GOAL OF THE EXERCISE.
Transcribe all records exactly.

━━ INFORMATION SHOWN

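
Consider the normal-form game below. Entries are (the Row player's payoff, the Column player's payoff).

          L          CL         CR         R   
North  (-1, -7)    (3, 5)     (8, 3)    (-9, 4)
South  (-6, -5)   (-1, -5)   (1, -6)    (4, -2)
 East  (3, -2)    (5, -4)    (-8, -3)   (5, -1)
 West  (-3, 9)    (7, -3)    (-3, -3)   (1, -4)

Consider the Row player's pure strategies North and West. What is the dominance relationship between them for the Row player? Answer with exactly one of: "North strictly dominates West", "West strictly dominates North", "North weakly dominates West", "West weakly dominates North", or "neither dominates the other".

North's payoffs vs West's, by the Column player's action — L: -1>-3, CL: 3<7, CR: 8>-3, R: -9<1.
North does better at L, CR but worse at CL, R; neither strategy dominates the other.

neither dominates the other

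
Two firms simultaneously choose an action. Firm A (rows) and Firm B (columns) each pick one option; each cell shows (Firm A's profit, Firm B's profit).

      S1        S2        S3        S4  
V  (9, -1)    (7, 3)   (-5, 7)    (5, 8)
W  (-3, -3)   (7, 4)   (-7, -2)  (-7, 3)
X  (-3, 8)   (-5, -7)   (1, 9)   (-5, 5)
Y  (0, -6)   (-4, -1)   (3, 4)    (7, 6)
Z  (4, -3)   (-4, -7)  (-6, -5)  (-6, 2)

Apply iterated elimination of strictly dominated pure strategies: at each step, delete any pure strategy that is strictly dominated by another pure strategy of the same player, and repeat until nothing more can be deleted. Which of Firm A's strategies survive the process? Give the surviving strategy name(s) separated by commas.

V, W, Y

For Firm A, Y strictly dominates X on the remaining columns (S1: 0>-3, S2: -4>-5, S3: 3>1, S4: 7>-5); eliminate X.
Firm A's strategy Z is strictly dominated by V (S1: 9>4, S2: 7>-4, S3: -5>-6, S4: 5>-6) and is removed.
For Firm B, S2 strictly dominates S1 on the remaining rows (V: 3>-1, W: 4>-3, Y: -1>-6); eliminate S1.
Firm B's strategy S3 is strictly dominated by S4 (V: 8>7, W: 3>-2, Y: 6>4) and is removed.
Among the remaining strategies, none is strictly dominated by another pure strategy of the same player, so the elimination stops.
Surviving strategies — Firm A: {V, W, Y}; Firm B: {S2, S4}.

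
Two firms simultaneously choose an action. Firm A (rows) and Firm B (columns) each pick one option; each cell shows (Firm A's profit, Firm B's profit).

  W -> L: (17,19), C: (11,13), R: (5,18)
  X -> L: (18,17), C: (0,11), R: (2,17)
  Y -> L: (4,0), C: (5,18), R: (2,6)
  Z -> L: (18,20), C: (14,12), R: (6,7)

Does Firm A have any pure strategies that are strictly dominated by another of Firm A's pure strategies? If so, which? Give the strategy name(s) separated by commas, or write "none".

W, Y

W is strictly dominated by Z (L: 18>17, C: 14>11, R: 6>5).
X is not dominated — it holds its own against W at L (18>17); Y at L (18>4); Z at L (18=18).
Y: dominated, since W does at least as well everywhere (L: 17>4, C: 11>5, R: 5>2).
Z is not dominated — it holds its own against W at L (18>17); X at L (18=18); Y at L (18>4).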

━━━━

EXERCISE SOLUTION.
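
Consider the normal-form game below. Entries are (the Row player's payoff, the Column player's payoff).

          L          CL         CR         R   
North  (-1, -7)    (3, 5)     (8, 3)    (-9, 4)
South  (-6, -5)   (-1, -5)   (1, -6)    (4, -2)
 East  (3, -2)    (5, -4)    (-8, -3)   (5, -1)
 West  (-3, 9)    (7, -3)    (-3, -3)   (1, -4)

Consider the Row player's pure strategies North and West. What is the dominance relationship between them for the Row player? Answer with exactly one of: "North strictly dominates West", "West strictly dominates North", "North weakly dominates West", "West weakly dominates North", or "neither dominates the other".

North's payoffs vs West's, by the Column player's action — L: -1>-3, CL: 3<7, CR: 8>-3, R: -9<1.
North does better at L, CR but worse at CL, R; neither strategy dominates the other.

neither dominates the other

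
Two firms simultaneously choose an action. Firm A (rows) and Firm B (columns) each pick one option; each cell shows (Firm A's profit, Firm B's profit).

      S1        S2        S3        S4  
V  (9, -1)    (7, 3)   (-5, 7)    (5, 8)
W  (-3, -3)   (7, 4)   (-7, -2)  (-7, 3)
X  (-3, 8)   (-5, -7)   (1, 9)   (-5, 5)
Y  (0, -6)   (-4, -1)   (3, 4)    (7, 6)
Z  (4, -3)   (-4, -7)  (-6, -5)  (-6, 2)

Apply iterated elimination of strictly dominated pure strategies: at each step, delete any pure strategy that is strictly dominated by another pure strategy of the same player, and repeat until nothing more can be deleted. Which of Firm A's strategies survive the process? Give the surviving strategy name(s) separated by commas.

V, W, Y

For Firm A, Y strictly dominates X on the remaining columns (S1: 0>-3, S2: -4>-5, S3: 3>1, S4: 7>-5); eliminate X.
Firm A's strategy Z is strictly dominated by V (S1: 9>4, S2: 7>-4, S3: -5>-6, S4: 5>-6) and is removed.
For Firm B, S2 strictly dominates S1 on the remaining rows (V: 3>-1, W: 4>-3, Y: -1>-6); eliminate S1.
Firm B's strategy S3 is strictly dominated by S4 (V: 8>7, W: 3>-2, Y: 6>4) and is removed.
Among the remaining strategies, none is strictly dominated by another pure strategy of the same player, so the elimination stops.
Surviving strategies — Firm A: {V, W, Y}; Firm B: {S2, S4}.

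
Two firms simultaneously choose an action. Firm A (rows) and Firm B (columns) each pick one option; each cell shows (Firm A's profit, Firm B's profit).

  W -> L: (17,19), C: (11,13), R: (5,18)
  X -> L: (18,17), C: (0,11), R: (2,17)
  Y -> L: (4,0), C: (5,18), R: (2,6)
  Z -> L: (18,20), C: (14,12), R: (6,7)

Does Firm A have any pure strategies that are strictly dominated by another of Firm A's pure strategies? If so, which? Give the strategy name(s) separated by commas, or write "none".

W, Y

W is strictly dominated by Z (L: 18>17, C: 14>11, R: 6>5).
X is not dominated — it holds its own against W at L (18>17); Y at L (18>4); Z at L (18=18).
Y: dominated, since W does at least as well everywhere (L: 17>4, C: 11>5, R: 5>2).
Z is not dominated — it holds its own against W at L (18>17); X at L (18=18); Y at L (18>4).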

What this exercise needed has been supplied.